*Work to complete:*
Working from the records beneath this line, reproduce each one exactly.

*Extracted material:*
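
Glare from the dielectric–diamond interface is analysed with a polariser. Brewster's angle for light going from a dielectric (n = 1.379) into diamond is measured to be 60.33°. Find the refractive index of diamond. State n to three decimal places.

At Brewster's angle, tan θ_B = n₂/n₁ with n₁ on the incident side (a dielectric) and n₂ on the transmitted side (diamond).
n₂ = n₁ tan θ_B = 1.379 × tan 60.33° = 2.421.

n ≈ 2.421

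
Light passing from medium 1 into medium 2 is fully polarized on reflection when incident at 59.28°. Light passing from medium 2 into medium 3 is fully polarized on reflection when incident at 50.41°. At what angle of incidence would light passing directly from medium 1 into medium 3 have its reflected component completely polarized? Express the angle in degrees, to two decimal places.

θ_B ≈ 63.83°

Each Brewster angle gives a ratio: n₂/n₁ = tan 59.28° = 1.6829, n₃/n₂ = tan 50.41° = 1.2092.
So n₃/n₁ = (n₂/n₁)(n₃/n₂) = 1.6829 × 1.2092 = 2.0349.
θ_B(1→3) = arctan(2.0349) = 63.83°.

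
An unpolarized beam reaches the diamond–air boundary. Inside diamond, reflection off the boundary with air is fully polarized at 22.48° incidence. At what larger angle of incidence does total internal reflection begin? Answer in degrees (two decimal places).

tan θ_B = n₂/n₁ = tan 22.48° = 0.4138.
Total internal reflection: sin θ_c = n₂/n₁ = 0.4138.
θ_c = arcsin(0.4138) = 24.44°.

θ_c ≈ 24.44°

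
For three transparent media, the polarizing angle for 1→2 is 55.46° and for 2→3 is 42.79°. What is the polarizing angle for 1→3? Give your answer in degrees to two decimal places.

n₂/n₁ = tan 55.46° = 1.4528 and n₃/n₂ = tan 42.79° = 0.9257.
Multiplying, n₃/n₁ = 1.4528 × 0.9257 = 1.3449, and θ_B(1→3) = arctan 1.3449 = 53.37°.

θ_B ≈ 53.37°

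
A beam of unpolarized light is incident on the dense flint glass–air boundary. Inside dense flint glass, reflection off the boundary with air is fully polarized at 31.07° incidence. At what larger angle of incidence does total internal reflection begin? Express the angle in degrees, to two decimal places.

θ_c ≈ 37.05°

tan θ_B = n₂/n₁ = tan 31.07° = 0.6025.
Total internal reflection: sin θ_c = n₂/n₁ = 0.6025.
θ_c = arcsin(0.6025) = 37.05°.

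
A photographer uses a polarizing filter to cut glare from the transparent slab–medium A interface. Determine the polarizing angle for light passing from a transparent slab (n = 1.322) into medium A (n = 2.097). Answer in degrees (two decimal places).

θ_B ≈ 57.77°

Brewster's condition: tan θ_B = n₂/n₁ = 2.097/1.322 = 1.5862.
θ_B = arctan(1.5862) = 57.77°.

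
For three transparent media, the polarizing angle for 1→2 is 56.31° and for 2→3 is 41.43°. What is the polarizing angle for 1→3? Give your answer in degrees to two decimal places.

tan θ_B(1→2) = n₂/n₁ = tan 56.31° = 1.5000.
tan θ_B(2→3) = n₃/n₂ = tan 41.43° = 0.8825.
So n₃/n₁ = (n₂/n₁)(n₃/n₂) = 1.5000 × 0.8825 = 1.3238.
θ_B(1→3) = arctan(1.3238) = 52.93°.

θ_B ≈ 52.93°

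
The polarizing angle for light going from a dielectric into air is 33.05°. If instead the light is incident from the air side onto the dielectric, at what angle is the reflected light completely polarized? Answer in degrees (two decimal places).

The two Brewster angles are complementary: θ_B' = 90° − θ_B = 90° − 33.05° = 56.95°.

θ_B' ≈ 56.95°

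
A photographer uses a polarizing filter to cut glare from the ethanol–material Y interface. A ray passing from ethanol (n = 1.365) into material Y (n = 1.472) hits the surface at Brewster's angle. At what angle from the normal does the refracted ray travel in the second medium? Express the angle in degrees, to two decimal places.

θ_t ≈ 42.84°

First find Brewster's angle: tan θ_B = 1.472/1.365 = 1.0784, giving θ_B = 47.16°.
The refracted ray is perpendicular to the reflected ray, so θ_t = 90° − θ_B = 42.84°.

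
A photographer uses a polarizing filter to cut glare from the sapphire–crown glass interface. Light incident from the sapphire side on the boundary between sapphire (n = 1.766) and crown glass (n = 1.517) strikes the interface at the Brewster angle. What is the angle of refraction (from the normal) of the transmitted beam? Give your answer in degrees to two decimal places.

θ_B = arctan(n₂/n₁) = arctan(1.517/1.766) = 40.66°.
At Brewster's angle the reflected and refracted rays are perpendicular, so θ_t = 90° − θ_B = 90° − 40.66° = 49.34°.

θ_t ≈ 49.34°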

*Answer for this exercise:*
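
Glare from the dielectric–diamond interface is analysed with a polariser. Brewster's angle for light going from a dielectric (n = 1.379) into diamond is measured to be 60.33°. Find the refractive index of diamond. State n to three decimal places.

At Brewster's angle, tan θ_B = n₂/n₁ with n₁ on the incident side (a dielectric) and n₂ on the transmitted side (diamond).
n₂ = n₁ tan θ_B = 1.379 × tan 60.33° = 2.421.

n ≈ 2.421

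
Light passing from medium 1 into medium 2 is fully polarized on reflection when incident at 59.28°. Light passing from medium 2 into medium 3 is fully polarized on reflection when incident at 50.41°. At what angle of incidence would light passing directly from medium 1 into medium 3 have its reflected component completely polarized? Express the angle in degrees, to two decimal places.

θ_B ≈ 63.83°

Each Brewster angle gives a ratio: n₂/n₁ = tan 59.28° = 1.6829, n₃/n₂ = tan 50.41° = 1.2092.
So n₃/n₁ = (n₂/n₁)(n₃/n₂) = 1.6829 × 1.2092 = 2.0349.
θ_B(1→3) = arctan(2.0349) = 63.83°.

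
An unpolarized beam reaches the diamond–air boundary. Inside diamond, reflection off the boundary with air is fully polarized at 22.48° incidence. At what larger angle of incidence does total internal reflection begin? Answer in degrees (two decimal places).

tan θ_B = n₂/n₁ = tan 22.48° = 0.4138.
Total internal reflection: sin θ_c = n₂/n₁ = 0.4138.
θ_c = arcsin(0.4138) = 24.44°.

θ_c ≈ 24.44°

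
For three transparent media, the polarizing angle for 1→2 is 55.46° and for 2→3 is 42.79°. What is the polarizing angle for 1→3? Give your answer in degrees to two decimal places.

n₂/n₁ = tan 55.46° = 1.4528 and n₃/n₂ = tan 42.79° = 0.9257.
Multiplying, n₃/n₁ = 1.4528 × 0.9257 = 1.3449, and θ_B(1→3) = arctan 1.3449 = 53.37°.

θ_B ≈ 53.37°

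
A beam of unpolarized light is incident on the dense flint glass–air boundary. Inside dense flint glass, reflection off the boundary with air is fully polarized at 31.07° incidence. At what larger angle of incidence does total internal reflection begin? Express the angle in degrees, to two decimal places.

θ_c ≈ 37.05°

tan θ_B = n₂/n₁ = tan 31.07° = 0.6025.
Total internal reflection: sin θ_c = n₂/n₁ = 0.6025.
θ_c = arcsin(0.6025) = 37.05°.

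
A photographer uses a polarizing filter to cut glare from the transparent slab–medium A interface. Determine the polarizing angle for light passing from a transparent slab (n = 1.322) into medium A (n = 2.097). Answer in degrees (two decimal places).

θ_B ≈ 57.77°

Brewster's condition: tan θ_B = n₂/n₁ = 2.097/1.322 = 1.5862.
θ_B = arctan(1.5862) = 57.77°.

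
For three transparent media, the polarizing angle for 1→2 is 56.31° and for 2→3 is 41.43°. What is the polarizing angle for 1→3? Give your answer in degrees to two decimal places.

tan θ_B(1→2) = n₂/n₁ = tan 56.31° = 1.5000.
tan θ_B(2→3) = n₃/n₂ = tan 41.43° = 0.8825.
So n₃/n₁ = (n₂/n₁)(n₃/n₂) = 1.5000 × 0.8825 = 1.3238.
θ_B(1→3) = arctan(1.3238) = 52.93°.

θ_B ≈ 52.93°

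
The polarizing angle for light going from a dielectric into air is 33.05°. If instead the light is incident from the air side onto the dielectric, at what angle is the reflected light completely polarized? Answer in degrees (two decimal places).

The two Brewster angles are complementary: θ_B' = 90° − θ_B = 90° − 33.05° = 56.95°.

θ_B' ≈ 56.95°

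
A photographer uses a polarizing filter to cut glare from the ethanol–material Y interface. A ray passing from ethanol (n = 1.365) into material Y (n = 1.472) hits the surface at Brewster's angle. At what angle from the normal does the refracted ray travel in the second medium? Express the angle in degrees, to two decimal places.

θ_t ≈ 42.84°

First find Brewster's angle: tan θ_B = 1.472/1.365 = 1.0784, giving θ_B = 47.16°.
The refracted ray is perpendicular to the reflected ray, so θ_t = 90° − θ_B = 42.84°.

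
A photographer uses a polarizing filter to cut glare from the sapphire–crown glass interface. Light incident from the sapphire side on the boundary between sapphire (n = 1.766) and crown glass (n = 1.517) strikes the interface at the Brewster angle. What is the angle of refraction (from the normal) of the transmitted beam? Give your answer in degrees to two decimal places.

θ_B = arctan(n₂/n₁) = arctan(1.517/1.766) = 40.66°.
At Brewster's angle the reflected and refracted rays are perpendicular, so θ_t = 90° − θ_B = 90° − 40.66° = 49.34°.

θ_t ≈ 49.34°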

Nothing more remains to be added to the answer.